Directions
Each time a line of the listing holds "ethnographer", copy that line.

Extracted entries
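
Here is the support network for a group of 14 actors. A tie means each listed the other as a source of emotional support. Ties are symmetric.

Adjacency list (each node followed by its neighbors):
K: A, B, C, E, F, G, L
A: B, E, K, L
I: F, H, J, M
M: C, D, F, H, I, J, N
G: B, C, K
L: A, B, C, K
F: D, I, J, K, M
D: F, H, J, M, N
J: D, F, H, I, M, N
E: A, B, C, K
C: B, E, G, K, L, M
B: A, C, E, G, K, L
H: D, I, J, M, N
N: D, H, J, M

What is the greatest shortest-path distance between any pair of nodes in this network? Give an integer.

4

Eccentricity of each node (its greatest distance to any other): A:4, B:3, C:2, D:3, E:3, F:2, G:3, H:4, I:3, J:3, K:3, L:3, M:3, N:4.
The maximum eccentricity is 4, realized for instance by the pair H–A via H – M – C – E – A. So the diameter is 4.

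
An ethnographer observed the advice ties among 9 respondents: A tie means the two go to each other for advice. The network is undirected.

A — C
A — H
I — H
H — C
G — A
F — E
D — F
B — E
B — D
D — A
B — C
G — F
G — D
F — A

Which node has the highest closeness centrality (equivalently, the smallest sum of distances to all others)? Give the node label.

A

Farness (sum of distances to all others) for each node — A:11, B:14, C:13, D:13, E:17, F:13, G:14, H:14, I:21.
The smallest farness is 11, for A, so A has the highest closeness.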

* * *

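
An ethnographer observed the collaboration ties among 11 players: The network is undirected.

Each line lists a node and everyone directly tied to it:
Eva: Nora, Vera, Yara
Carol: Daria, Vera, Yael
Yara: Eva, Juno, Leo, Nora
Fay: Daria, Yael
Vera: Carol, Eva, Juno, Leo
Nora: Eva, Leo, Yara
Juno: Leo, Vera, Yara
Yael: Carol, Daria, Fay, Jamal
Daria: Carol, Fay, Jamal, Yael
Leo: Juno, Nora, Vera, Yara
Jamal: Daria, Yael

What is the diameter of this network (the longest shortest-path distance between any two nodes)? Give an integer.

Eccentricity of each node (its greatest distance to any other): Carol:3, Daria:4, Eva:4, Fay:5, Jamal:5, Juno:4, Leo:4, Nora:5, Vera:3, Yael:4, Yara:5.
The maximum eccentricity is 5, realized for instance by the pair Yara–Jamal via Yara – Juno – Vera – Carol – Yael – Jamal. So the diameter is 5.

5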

...

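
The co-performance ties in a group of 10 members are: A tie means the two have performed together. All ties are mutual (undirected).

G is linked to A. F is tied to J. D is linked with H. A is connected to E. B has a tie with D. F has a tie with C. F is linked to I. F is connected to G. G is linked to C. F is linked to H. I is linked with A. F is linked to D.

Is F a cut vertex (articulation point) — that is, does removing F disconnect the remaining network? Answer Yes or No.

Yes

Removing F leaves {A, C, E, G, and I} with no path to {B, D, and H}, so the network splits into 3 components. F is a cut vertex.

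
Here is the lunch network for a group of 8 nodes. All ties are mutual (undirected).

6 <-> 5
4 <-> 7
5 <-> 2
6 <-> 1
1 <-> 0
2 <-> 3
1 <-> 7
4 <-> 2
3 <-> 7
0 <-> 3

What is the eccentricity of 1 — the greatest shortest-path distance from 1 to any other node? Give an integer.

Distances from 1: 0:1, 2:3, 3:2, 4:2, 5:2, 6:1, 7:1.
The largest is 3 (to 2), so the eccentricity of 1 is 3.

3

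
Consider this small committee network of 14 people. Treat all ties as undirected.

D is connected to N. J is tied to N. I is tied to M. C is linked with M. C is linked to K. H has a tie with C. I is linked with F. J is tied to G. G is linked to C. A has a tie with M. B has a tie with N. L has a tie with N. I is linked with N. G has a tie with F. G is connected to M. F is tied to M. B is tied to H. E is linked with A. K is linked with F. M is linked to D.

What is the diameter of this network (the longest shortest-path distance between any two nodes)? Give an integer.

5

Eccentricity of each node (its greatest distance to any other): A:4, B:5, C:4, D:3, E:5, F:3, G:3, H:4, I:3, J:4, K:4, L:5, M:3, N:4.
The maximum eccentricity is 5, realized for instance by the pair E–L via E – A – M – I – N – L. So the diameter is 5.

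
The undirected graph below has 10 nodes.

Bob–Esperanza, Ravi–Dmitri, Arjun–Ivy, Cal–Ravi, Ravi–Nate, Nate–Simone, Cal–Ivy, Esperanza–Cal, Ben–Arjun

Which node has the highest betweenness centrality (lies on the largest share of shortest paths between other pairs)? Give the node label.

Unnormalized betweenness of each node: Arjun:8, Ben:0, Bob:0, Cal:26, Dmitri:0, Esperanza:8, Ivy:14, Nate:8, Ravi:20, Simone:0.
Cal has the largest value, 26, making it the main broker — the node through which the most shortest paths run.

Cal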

Solution to this problem
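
An ethnographer observed the advice ties among 9 respondents: A tie means the two go to each other for advice. The network is undirected.
An ethnographer observed the collaboration ties among 11 players: The network is undirected.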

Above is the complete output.